== Work instructions ==
What you return has to match the listing below line for line.
========
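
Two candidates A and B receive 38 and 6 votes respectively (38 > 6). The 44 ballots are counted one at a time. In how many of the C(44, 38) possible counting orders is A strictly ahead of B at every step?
Strict-lead orderings = 5133856

Total orderings of the 44 votes with 38 for A: C(44, 38) = 7059052. By the Bertrand ballot formula (Cycle Lemma / reflection principle), the number of orderings in which A is strictly ahead of B throughout is (p − q)/(p + q) · C(p + q, p) = (38 − 6)/(38 + 6) · 7059052 = 5133856.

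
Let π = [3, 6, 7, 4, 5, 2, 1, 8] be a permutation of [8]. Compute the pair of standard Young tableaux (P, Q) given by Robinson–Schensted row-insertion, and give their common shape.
P = [1, 4, 5, 8] / [2, 7] / [3] / [6];  Q = [1, 2, 3, 8] / [4, 5] / [6] / [7];  common shape = (4, 2, 1, 1)

Row-insert the values π_1, π_2, … into P one at a time, bumping the leftmost entry strictly greater than the inserted value down to the next row. The recording tableau Q records, in position (i, j), the step at which that cell was added to P.
  Insert 3 (step 1): P = [3];  Q = [1]
  Insert 6 (step 2): P = [3, 6];  Q = [1, 2]
  Insert 7 (step 3): P = [3, 6, 7];  Q = [1, 2, 3]
  Insert 4 (step 4): P = [3, 4, 7] / [6];  Q = [1, 2, 3] / [4]
  Insert 5 (step 5): P = [3, 4, 5] / [6, 7];  Q = [1, 2, 3] / [4, 5]
  Insert 2 (step 6): P = [2, 4, 5] / [3, 7] / [6];  Q = [1, 2, 3] / [4, 5] / [6]
  Insert 1 (step 7): P = [1, 4, 5] / [2, 7] / [3] / [6];  Q = [1, 2, 3] / [4, 5] / [6] / [7]
  Insert 8 (step 8): P = [1, 4, 5, 8] / [2, 7] / [3] / [6];  Q = [1, 2, 3, 8] / [4, 5] / [6] / [7]
Final shape: (4, 2, 1, 1).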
========
== Output ==
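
Two candidates A and B receive 38 and 6 votes respectively (38 > 6). The 44 ballots are counted one at a time. In how many of the C(44, 38) possible counting orders is A strictly ahead of B at every step?
Strict-lead orderings = 5133856

Total orderings of the 44 votes with 38 for A: C(44, 38) = 7059052. By the Bertrand ballot formula (Cycle Lemma / reflection principle), the number of orderings in which A is strictly ahead of B throughout is (p − q)/(p + q) · C(p + q, p) = (38 − 6)/(38 + 6) · 7059052 = 5133856.

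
Let π = [3, 6, 7, 4, 5, 2, 1, 8] be a permutation of [8]. Compute the pair of standard Young tableaux (P, Q) given by Robinson–Schensted row-insertion, and give their common shape.
P = [1, 4, 5, 8] / [2, 7] / [3] / [6];  Q = [1, 2, 3, 8] / [4, 5] / [6] / [7];  common shape = (4, 2, 1, 1)

Row-insert the values π_1, π_2, … into P one at a time, bumping the leftmost entry strictly greater than the inserted value down to the next row. The recording tableau Q records, in position (i, j), the step at which that cell was added to P.
  Insert 3 (step 1): P = [3];  Q = [1]
  Insert 6 (step 2): P = [3, 6];  Q = [1, 2]
  Insert 7 (step 3): P = [3, 6, 7];  Q = [1, 2, 3]
  Insert 4 (step 4): P = [3, 4, 7] / [6];  Q = [1, 2, 3] / [4]
  Insert 5 (step 5): P = [3, 4, 5] / [6, 7];  Q = [1, 2, 3] / [4, 5]
  Insert 2 (step 6): P = [2, 4, 5] / [3, 7] / [6];  Q = [1, 2, 3] / [4, 5] / [6]
  Insert 1 (step 7): P = [1, 4, 5] / [2, 7] / [3] / [6];  Q = [1, 2, 3] / [4, 5] / [6] / [7]
  Insert 8 (step 8): P = [1, 4, 5, 8] / [2, 7] / [3] / [6];  Q = [1, 2, 3, 8] / [4, 5] / [6] / [7]
Final shape: (4, 2, 1, 1).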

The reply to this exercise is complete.